**Work item:** From the records below, copy each line in which the string "function" occurs.

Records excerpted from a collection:
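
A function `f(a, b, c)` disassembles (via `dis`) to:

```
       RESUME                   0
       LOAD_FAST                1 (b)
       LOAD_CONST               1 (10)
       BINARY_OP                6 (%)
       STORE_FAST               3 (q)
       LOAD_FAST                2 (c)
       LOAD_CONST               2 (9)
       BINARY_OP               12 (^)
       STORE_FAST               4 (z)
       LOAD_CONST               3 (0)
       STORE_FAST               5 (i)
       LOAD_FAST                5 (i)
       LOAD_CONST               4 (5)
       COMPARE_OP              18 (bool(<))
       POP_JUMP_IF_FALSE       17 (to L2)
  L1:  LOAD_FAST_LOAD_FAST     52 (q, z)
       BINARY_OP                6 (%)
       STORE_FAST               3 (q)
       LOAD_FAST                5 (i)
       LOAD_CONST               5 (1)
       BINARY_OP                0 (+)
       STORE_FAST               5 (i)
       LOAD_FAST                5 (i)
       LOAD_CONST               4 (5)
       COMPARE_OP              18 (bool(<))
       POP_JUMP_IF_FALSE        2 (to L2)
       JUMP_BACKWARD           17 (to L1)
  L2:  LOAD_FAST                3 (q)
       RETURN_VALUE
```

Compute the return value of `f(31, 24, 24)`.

LOAD_FAST b → push 24
LOAD_CONST → push 10
BINARY_OP % → 24 % 10 = 4
STORE_FAST q → q=4
LOAD_FAST c → push 24
LOAD_CONST → push 9
BINARY_OP ^ → 24 ^ 9 = 17
STORE_FAST z → z=17
LOAD_CONST → push 0
STORE_FAST i → i=0
LOAD_FAST i → push 0
LOAD_CONST → push 5
COMPARE_OP bool(<) → 0 vs 5 = True
POP_JUMP_IF_FALSE → pop True; no jump
LOAD_FAST_LOAD_FAST q,z → push 4,17
BINARY_OP % → 4 % 17 = 4
STORE_FAST q → q=4
LOAD_FAST i → push 0
LOAD_CONST → push 1
BINARY_OP + → 0 + 1 = 1
STORE_FAST i → i=1
LOAD_FAST i → push 1
LOAD_CONST → push 5
COMPARE_OP bool(<) → 1 vs 5 = True
POP_JUMP_IF_FALSE → pop True; no jump
LOAD_FAST_LOAD_FAST q,z → push 4,17
BINARY_OP % → 4 % 17 = 4
STORE_FAST q → q=4
LOAD_FAST i → push 1
LOAD_CONST → push 1
BINARY_OP + → 1 + 1 = 2
STORE_FAST i → i=2
LOAD_FAST i → push 2
LOAD_CONST → push 5
COMPARE_OP bool(<) → 2 vs 5 = True
POP_JUMP_IF_FALSE → pop True; no jump
LOAD_FAST_LOAD_FAST q,z → push 4,17
BINARY_OP % → 4 % 17 = 4
STORE_FAST q → q=4
LOAD_FAST i → push 2
LOAD_CONST → push 1
BINARY_OP + → 2 + 1 = 3
STORE_FAST i → i=3
LOAD_FAST i → push 3
LOAD_CONST → push 5
COMPARE_OP bool(<) → 3 vs 5 = True
POP_JUMP_IF_FALSE → pop True; no jump
LOAD_FAST_LOAD_FAST q,z → push 4,17
BINARY_OP % → 4 % 17 = 4
STORE_FAST q → q=4
LOAD_FAST i → push 3
LOAD_CONST → push 1
BINARY_OP + → 3 + 1 = 4
STORE_FAST i → i=4
LOAD_FAST i → push 4
LOAD_CONST → push 5
COMPARE_OP bool(<) → 4 vs 5 = True
POP_JUMP_IF_FALSE → pop True; no jump
LOAD_FAST_LOAD_FAST q,z → push 4,17
BINARY_OP % → 4 % 17 = 4
STORE_FAST q → q=4
LOAD_FAST i → push 4
LOAD_CONST → push 1
BINARY_OP + → 4 + 1 = 5
STORE_FAST i → i=5
LOAD_FAST i → push 5
LOAD_CONST → push 5
COMPARE_OP bool(<) → 5 vs 5 = False
POP_JUMP_IF_FALSE → pop False; jump
LOAD_FAST q → push 4
RETURN_VALUE → return 4.

4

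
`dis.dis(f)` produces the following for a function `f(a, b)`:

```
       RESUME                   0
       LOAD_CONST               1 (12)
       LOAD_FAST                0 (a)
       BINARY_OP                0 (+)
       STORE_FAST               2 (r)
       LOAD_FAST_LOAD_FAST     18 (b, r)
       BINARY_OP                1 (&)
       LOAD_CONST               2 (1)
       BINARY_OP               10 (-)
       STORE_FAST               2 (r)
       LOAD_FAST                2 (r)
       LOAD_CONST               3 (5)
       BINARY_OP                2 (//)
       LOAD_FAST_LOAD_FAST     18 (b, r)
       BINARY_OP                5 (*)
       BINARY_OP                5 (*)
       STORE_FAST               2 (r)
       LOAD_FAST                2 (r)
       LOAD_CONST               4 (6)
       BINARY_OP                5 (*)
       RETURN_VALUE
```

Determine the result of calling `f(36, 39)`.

LOAD_CONST → push 12. Stack: [12]
LOAD_FAST a → push 36. Stack: [12, 36]
BINARY_OP + → 12 + 36 = 48. Stack: [48]
STORE_FAST r → r=48. Stack: []
LOAD_FAST_LOAD_FAST b,r → push 39,48. Stack: [39, 48]
BINARY_OP & → 39 & 48 = 32. Stack: [32]
LOAD_CONST → push 1. Stack: [32, 1]
BINARY_OP - → 32 - 1 = 31. Stack: [31]
STORE_FAST r → r=31. Stack: []
LOAD_FAST r → push 31. Stack: [31]
LOAD_CONST → push 5. Stack: [31, 5]
BINARY_OP // → 31 // 5 = 6. Stack: [6]
LOAD_FAST_LOAD_FAST b,r → push 39,31. Stack: [6, 39, 31]
BINARY_OP * → 39 * 31 = 1209. Stack: [6, 1209]
BINARY_OP * → 6 * 1209 = 7254. Stack: [7254]
STORE_FAST r → r=7254. Stack: []
LOAD_FAST r → push 7254. Stack: [7254]
LOAD_CONST → push 6. Stack: [7254, 6]
BINARY_OP * → 7254 * 6 = 43524. Stack: [43524]
RETURN_VALUE → return 43524.

43524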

**Output below:**
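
A function `f(a, b, c)` disassembles (via `dis`) to:
`dis.dis(f)` produces the following for a function `f(a, b)`: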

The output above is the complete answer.